#### [Task brief]
Among the records below, find each line containing the word "epsilon" and copy it.

#### [Material supplied]
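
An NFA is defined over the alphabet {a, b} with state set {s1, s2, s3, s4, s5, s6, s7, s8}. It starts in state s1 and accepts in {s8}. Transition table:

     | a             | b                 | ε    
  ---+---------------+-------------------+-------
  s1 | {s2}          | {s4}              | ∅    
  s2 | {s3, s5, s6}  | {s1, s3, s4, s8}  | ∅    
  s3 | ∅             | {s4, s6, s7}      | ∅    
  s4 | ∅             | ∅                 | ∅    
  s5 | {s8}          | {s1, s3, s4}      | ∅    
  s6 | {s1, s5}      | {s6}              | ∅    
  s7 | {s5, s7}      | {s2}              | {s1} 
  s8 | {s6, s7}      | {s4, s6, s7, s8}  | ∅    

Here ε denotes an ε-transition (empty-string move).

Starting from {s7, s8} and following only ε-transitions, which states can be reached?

{s1, s7, s8}

Begin with {s7, s8}.
ε-move s7 → s1; add s1.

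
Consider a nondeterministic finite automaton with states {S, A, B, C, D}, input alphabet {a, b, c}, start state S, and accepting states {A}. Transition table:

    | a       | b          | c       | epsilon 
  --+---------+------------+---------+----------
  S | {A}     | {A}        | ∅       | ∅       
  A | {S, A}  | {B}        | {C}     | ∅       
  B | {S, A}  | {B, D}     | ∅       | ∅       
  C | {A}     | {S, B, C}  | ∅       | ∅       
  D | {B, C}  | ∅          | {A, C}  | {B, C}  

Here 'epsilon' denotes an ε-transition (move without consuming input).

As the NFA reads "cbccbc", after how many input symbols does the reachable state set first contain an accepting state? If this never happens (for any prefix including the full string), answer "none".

Start in {S}.
Read 'c': S→∅; now ∅.
The set is empty and remains empty for the remaining 5 symbols.
No reachable set along the way intersects F.

none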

#### [Task output]
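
    | a       | b          | c       | epsilon 
Here 'epsilon' denotes an ε-transition (move without consuming input).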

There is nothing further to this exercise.